## Assignment
When you reach the line containing "Start with a regular octahedron (which" in the data below, begin returning lines exactly as written, and stop once the line containing "A solid is built as follows. Start with a square" has been returned.

*** Input for this task ***

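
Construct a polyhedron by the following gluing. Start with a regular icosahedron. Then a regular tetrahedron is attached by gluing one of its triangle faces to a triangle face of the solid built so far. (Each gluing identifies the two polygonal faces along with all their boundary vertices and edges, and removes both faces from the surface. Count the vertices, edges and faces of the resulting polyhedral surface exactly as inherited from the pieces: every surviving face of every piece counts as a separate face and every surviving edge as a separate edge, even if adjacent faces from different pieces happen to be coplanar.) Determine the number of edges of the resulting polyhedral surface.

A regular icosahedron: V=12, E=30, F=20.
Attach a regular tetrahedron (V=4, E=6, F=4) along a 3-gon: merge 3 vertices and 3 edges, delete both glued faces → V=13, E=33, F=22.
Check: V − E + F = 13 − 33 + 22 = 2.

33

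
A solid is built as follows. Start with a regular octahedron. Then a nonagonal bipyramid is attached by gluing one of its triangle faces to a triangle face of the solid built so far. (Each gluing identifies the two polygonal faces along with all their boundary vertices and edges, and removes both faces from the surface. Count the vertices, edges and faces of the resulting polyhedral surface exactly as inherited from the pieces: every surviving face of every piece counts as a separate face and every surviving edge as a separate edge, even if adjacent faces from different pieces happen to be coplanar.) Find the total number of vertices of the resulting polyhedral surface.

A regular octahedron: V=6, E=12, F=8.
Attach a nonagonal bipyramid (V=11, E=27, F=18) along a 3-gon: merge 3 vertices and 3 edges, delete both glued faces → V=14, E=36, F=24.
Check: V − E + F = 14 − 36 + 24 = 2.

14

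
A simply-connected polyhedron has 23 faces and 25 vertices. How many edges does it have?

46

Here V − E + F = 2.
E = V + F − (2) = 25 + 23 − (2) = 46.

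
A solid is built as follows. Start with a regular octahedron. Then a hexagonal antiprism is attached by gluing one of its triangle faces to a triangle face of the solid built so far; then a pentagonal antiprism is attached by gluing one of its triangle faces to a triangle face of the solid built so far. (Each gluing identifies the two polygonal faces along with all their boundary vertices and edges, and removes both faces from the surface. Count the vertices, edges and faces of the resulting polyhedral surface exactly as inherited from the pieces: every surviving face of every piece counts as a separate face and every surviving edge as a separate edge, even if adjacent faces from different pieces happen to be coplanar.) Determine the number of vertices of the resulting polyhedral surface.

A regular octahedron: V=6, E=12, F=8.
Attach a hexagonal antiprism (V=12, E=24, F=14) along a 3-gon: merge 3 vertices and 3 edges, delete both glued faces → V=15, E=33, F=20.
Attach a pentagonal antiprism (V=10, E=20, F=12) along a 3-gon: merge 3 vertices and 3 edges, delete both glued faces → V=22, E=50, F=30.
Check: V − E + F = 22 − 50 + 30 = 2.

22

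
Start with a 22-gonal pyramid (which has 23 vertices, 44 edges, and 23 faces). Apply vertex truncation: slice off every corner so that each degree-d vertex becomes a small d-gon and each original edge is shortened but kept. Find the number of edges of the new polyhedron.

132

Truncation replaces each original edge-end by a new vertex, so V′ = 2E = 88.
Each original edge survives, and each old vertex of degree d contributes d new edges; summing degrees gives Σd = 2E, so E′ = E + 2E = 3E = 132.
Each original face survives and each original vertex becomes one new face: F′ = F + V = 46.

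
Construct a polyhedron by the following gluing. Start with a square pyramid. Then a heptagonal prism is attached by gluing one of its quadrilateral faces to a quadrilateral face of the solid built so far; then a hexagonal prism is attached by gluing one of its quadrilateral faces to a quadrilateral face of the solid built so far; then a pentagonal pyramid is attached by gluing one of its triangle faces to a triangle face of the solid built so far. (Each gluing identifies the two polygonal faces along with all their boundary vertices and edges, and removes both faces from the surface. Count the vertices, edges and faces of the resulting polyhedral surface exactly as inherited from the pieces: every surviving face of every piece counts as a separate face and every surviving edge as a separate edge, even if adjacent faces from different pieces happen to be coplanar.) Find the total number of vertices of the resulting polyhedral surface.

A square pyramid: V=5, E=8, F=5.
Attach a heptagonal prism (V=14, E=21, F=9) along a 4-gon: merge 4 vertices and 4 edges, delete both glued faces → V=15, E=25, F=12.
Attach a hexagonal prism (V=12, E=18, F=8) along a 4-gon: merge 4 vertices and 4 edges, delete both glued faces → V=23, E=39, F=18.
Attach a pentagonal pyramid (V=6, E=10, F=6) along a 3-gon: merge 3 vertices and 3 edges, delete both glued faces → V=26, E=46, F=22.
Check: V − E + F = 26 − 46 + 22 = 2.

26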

*** End of Input for this task ***
*** Input for this task ***

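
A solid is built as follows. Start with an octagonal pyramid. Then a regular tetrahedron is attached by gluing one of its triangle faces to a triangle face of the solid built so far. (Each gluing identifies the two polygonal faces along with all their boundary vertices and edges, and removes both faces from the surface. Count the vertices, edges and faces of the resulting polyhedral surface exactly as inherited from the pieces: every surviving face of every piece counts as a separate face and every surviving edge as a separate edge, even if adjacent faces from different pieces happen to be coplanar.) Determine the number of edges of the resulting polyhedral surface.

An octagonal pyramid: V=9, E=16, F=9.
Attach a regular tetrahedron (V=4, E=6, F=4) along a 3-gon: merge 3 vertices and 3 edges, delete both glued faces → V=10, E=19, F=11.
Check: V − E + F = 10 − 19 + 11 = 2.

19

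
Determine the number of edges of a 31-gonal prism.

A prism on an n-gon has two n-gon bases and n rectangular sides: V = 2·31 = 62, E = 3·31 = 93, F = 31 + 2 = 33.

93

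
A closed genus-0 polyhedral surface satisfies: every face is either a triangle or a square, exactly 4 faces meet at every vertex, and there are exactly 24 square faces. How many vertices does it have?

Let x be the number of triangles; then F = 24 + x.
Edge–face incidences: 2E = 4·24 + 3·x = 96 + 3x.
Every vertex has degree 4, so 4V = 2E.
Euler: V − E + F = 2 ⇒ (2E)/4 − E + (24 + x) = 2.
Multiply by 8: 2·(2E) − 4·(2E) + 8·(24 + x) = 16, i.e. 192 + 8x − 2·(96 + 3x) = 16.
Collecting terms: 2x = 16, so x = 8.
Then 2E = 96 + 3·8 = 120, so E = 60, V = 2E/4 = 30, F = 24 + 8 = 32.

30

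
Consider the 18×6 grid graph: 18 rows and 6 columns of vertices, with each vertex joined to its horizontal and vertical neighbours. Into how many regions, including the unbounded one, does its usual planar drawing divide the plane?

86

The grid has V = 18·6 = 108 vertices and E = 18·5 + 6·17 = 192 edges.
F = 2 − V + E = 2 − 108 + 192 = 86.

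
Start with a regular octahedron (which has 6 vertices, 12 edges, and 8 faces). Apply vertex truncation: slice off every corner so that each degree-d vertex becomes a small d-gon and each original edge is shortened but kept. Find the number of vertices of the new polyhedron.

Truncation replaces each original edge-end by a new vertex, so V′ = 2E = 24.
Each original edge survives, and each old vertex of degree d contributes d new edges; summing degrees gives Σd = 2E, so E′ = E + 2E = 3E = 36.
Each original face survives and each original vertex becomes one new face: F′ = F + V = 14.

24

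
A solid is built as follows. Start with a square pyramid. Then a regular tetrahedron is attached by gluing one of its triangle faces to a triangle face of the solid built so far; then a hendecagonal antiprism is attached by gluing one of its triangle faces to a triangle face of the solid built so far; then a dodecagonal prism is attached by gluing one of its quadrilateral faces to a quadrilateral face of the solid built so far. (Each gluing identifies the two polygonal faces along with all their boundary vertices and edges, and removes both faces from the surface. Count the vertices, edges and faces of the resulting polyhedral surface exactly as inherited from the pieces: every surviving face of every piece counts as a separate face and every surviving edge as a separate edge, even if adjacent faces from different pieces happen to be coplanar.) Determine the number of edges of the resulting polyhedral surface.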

*** End of Input for this task ***
*** Input for this task ***

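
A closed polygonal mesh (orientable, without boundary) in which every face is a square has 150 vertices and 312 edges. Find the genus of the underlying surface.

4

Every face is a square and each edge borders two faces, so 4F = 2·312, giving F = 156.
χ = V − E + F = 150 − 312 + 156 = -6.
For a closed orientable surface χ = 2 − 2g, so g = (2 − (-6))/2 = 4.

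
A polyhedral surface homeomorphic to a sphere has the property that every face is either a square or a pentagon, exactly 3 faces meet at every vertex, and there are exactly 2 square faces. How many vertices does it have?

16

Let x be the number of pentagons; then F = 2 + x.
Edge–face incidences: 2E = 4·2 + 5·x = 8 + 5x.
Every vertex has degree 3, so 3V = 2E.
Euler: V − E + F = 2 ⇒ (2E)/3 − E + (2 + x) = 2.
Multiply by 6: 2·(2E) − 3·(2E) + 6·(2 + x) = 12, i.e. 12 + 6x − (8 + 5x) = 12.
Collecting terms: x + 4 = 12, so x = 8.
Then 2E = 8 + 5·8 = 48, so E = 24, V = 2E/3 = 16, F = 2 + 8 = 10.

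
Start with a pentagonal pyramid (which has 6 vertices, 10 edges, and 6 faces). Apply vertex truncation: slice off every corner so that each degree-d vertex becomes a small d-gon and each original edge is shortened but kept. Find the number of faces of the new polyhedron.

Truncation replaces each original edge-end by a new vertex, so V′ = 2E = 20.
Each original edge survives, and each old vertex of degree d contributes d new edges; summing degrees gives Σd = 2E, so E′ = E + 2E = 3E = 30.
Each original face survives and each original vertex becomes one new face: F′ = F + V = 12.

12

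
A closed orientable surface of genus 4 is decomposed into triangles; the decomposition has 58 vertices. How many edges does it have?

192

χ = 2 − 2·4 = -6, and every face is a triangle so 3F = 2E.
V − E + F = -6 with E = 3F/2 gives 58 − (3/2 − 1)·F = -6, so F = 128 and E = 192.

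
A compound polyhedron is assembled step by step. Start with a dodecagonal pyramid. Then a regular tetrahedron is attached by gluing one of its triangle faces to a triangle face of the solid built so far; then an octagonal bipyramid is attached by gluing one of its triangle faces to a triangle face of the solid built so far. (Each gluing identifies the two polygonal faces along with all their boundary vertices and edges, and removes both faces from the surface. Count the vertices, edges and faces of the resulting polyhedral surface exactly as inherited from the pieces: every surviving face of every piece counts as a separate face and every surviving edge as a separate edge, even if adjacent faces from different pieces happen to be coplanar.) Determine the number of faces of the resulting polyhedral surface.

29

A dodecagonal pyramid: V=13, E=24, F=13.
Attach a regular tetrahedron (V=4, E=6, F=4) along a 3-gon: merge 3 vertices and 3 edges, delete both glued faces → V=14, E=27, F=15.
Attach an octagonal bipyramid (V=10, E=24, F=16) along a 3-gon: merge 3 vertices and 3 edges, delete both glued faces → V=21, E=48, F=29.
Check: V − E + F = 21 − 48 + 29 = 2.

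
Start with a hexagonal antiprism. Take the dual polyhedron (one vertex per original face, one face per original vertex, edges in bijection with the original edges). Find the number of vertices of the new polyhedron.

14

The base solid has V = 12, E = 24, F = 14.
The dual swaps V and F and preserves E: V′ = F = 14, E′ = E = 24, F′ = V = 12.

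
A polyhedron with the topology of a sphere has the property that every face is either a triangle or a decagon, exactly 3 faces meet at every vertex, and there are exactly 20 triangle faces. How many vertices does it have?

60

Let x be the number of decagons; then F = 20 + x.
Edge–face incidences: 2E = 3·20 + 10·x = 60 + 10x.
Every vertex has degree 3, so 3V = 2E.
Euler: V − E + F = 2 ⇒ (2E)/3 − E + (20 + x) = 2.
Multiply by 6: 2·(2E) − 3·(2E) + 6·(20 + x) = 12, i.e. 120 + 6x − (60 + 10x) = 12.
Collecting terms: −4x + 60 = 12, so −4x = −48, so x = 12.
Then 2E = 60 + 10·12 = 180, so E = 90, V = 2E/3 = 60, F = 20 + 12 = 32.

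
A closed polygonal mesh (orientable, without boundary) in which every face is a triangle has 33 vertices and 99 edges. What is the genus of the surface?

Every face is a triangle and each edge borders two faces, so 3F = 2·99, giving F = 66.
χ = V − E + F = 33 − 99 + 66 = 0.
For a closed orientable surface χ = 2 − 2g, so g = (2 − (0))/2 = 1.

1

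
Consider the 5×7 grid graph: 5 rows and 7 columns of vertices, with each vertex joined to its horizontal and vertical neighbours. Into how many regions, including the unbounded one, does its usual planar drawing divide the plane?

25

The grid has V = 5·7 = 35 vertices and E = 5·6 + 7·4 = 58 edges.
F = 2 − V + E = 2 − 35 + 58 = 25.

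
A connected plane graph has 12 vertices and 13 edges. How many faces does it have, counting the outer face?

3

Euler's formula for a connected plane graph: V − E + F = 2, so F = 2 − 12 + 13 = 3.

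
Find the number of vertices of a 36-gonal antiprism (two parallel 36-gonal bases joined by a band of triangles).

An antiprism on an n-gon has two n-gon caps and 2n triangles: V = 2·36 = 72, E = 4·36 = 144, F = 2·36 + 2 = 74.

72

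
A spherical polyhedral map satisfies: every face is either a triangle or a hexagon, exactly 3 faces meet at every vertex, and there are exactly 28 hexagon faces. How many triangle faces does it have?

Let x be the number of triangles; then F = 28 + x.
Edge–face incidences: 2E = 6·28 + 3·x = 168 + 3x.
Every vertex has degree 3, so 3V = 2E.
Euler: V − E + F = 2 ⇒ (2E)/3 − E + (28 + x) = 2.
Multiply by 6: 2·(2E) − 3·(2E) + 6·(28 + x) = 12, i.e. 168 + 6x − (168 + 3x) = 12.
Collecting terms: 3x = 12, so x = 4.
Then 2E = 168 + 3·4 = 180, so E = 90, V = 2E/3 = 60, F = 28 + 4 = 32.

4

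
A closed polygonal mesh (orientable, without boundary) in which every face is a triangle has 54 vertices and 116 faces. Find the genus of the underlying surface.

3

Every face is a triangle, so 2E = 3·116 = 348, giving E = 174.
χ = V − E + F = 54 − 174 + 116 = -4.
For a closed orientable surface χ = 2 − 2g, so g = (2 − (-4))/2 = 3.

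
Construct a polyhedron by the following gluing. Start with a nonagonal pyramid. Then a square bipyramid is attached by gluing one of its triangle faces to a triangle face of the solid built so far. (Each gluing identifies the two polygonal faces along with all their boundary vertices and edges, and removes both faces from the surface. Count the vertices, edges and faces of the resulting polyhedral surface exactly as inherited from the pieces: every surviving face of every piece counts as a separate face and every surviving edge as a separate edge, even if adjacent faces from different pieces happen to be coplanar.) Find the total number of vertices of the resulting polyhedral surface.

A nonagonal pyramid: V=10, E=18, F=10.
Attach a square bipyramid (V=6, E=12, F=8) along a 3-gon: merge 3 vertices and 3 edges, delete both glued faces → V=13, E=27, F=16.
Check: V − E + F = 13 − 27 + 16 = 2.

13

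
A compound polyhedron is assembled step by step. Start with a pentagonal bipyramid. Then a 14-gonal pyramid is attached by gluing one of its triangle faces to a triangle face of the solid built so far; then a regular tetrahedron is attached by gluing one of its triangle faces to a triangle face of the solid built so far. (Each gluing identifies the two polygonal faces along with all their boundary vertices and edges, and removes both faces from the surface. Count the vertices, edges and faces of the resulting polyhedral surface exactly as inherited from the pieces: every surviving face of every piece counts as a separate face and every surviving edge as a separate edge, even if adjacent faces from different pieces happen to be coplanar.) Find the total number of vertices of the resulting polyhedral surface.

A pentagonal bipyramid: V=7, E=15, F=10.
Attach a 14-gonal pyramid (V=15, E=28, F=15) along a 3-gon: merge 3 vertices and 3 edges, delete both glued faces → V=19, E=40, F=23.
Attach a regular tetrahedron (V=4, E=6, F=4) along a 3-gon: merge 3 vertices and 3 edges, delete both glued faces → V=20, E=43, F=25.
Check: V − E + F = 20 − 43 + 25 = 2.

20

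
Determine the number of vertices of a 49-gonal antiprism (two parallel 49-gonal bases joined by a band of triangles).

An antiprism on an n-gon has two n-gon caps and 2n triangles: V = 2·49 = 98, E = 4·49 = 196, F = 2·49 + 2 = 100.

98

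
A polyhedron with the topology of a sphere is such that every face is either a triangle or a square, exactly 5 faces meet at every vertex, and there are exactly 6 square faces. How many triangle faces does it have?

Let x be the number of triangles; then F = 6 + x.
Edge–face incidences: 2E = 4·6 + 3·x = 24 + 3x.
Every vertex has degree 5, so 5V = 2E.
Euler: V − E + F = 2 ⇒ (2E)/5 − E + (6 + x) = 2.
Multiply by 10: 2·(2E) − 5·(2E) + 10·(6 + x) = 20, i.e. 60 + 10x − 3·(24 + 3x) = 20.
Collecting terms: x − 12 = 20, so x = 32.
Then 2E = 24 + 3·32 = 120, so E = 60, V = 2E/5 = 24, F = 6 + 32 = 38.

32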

*** End of Input for this task ***

## Solution to the exercise
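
Start with a regular octahedron (which has 6 vertices, 12 edges, and 8 faces). Apply vertex truncation: slice off every corner so that each degree-d vertex becomes a small d-gon and each original edge is shortened but kept. Find the number of vertices of the new polyhedron.

Truncation replaces each original edge-end by a new vertex, so V′ = 2E = 24.
Each original edge survives, and each old vertex of degree d contributes d new edges; summing degrees gives Σd = 2E, so E′ = E + 2E = 3E = 36.
Each original face survives and each original vertex becomes one new face: F′ = F + V = 14.

24

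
A solid is built as follows. Start with a square pyramid. Then a regular tetrahedron is attached by gluing one of its triangle faces to a triangle face of the solid built so far; then a hendecagonal antiprism is attached by gluing one of its triangle faces to a triangle face of the solid built so far; then a dodecagonal prism is attached by gluing one of its quadrilateral faces to a quadrilateral face of the solid built so far. (Each gluing identifies the two polygonal faces along with all their boundary vertices and edges, and removes both faces from the surface. Count the vertices, edges and faces of the resulting polyhedral surface exactly as inherited from the pieces: every surviving face of every piece counts as a separate face and every surviving edge as a separate edge, even if adjacent faces from different pieces happen to be coplanar.) Determine the number of edges of the resulting polyhedral surface.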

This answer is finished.